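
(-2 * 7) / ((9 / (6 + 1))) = -98 / 9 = -10.89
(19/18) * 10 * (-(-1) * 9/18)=95/18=5.28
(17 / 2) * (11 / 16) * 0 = 0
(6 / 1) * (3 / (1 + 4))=18 / 5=3.60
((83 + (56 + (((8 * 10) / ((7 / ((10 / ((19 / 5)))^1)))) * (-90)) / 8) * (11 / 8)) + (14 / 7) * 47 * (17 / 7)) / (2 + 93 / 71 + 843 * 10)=-726543 / 79635745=-0.01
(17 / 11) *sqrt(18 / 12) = 17 *sqrt(6) / 22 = 1.89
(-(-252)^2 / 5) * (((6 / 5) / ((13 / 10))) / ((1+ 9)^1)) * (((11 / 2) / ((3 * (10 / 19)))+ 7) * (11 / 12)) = -18307674 / 1625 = -11266.26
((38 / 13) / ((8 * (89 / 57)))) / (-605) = -1083 / 2799940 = -0.00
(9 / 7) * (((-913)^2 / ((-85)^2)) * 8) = 60016968 / 50575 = 1186.69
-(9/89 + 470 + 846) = -117133/89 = -1316.10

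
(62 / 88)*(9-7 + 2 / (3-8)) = 62 / 55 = 1.13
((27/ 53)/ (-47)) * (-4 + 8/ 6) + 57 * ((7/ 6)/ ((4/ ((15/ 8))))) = 31.20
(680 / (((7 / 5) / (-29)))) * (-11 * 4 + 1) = 4239800 / 7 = 605685.71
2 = 2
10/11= 0.91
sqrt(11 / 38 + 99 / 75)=sqrt(58102) / 190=1.27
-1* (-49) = 49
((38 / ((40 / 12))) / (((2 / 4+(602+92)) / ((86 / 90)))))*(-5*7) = -11438 / 20835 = -0.55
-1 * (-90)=90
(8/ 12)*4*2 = 16/ 3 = 5.33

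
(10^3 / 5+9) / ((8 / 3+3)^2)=1881 / 289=6.51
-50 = -50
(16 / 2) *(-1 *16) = -128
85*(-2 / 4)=-85 / 2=-42.50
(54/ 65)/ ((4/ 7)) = 189/ 130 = 1.45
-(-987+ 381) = 606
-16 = -16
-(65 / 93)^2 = -4225 / 8649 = -0.49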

###

Task directions: Nothing is to be left out, and every entry is to be transcribed exactly.

Worked solution:
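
(-2 * 7) / ((9 / (6 + 1))) = -98 / 9 = -10.89
(19/18) * 10 * (-(-1) * 9/18)=95/18=5.28
(17 / 2) * (11 / 16) * 0 = 0
(6 / 1) * (3 / (1 + 4))=18 / 5=3.60
((83 + (56 + (((8 * 10) / ((7 / ((10 / ((19 / 5)))^1)))) * (-90)) / 8) * (11 / 8)) + (14 / 7) * 47 * (17 / 7)) / (2 + 93 / 71 + 843 * 10)=-726543 / 79635745=-0.01
(17 / 11) *sqrt(18 / 12) = 17 *sqrt(6) / 22 = 1.89
(-(-252)^2 / 5) * (((6 / 5) / ((13 / 10))) / ((1+ 9)^1)) * (((11 / 2) / ((3 * (10 / 19)))+ 7) * (11 / 12)) = -18307674 / 1625 = -11266.26
((38 / 13) / ((8 * (89 / 57)))) / (-605) = -1083 / 2799940 = -0.00
(9 / 7) * (((-913)^2 / ((-85)^2)) * 8) = 60016968 / 50575 = 1186.69
-(9/89 + 470 + 846) = -117133/89 = -1316.10

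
(62 / 88)*(9-7 + 2 / (3-8)) = 62 / 55 = 1.13
((27/ 53)/ (-47)) * (-4 + 8/ 6) + 57 * ((7/ 6)/ ((4/ ((15/ 8))))) = 31.20
(680 / (((7 / 5) / (-29)))) * (-11 * 4 + 1) = 4239800 / 7 = 605685.71
2 = 2
10/11= 0.91
sqrt(11 / 38 + 99 / 75)=sqrt(58102) / 190=1.27
-1* (-49) = 49
((38 / ((40 / 12))) / (((2 / 4+(602+92)) / ((86 / 90)))))*(-5*7) = -11438 / 20835 = -0.55
-1 * (-90)=90
(8/ 12)*4*2 = 16/ 3 = 5.33

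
(10^3 / 5+9) / ((8 / 3+3)^2)=1881 / 289=6.51
-50 = -50
(16 / 2) *(-1 *16) = -128
85*(-2 / 4)=-85 / 2=-42.50
(54/ 65)/ ((4/ 7)) = 189/ 130 = 1.45
-(-987+ 381) = 606
-16 = -16
-(65 / 93)^2 = -4225 / 8649 = -0.49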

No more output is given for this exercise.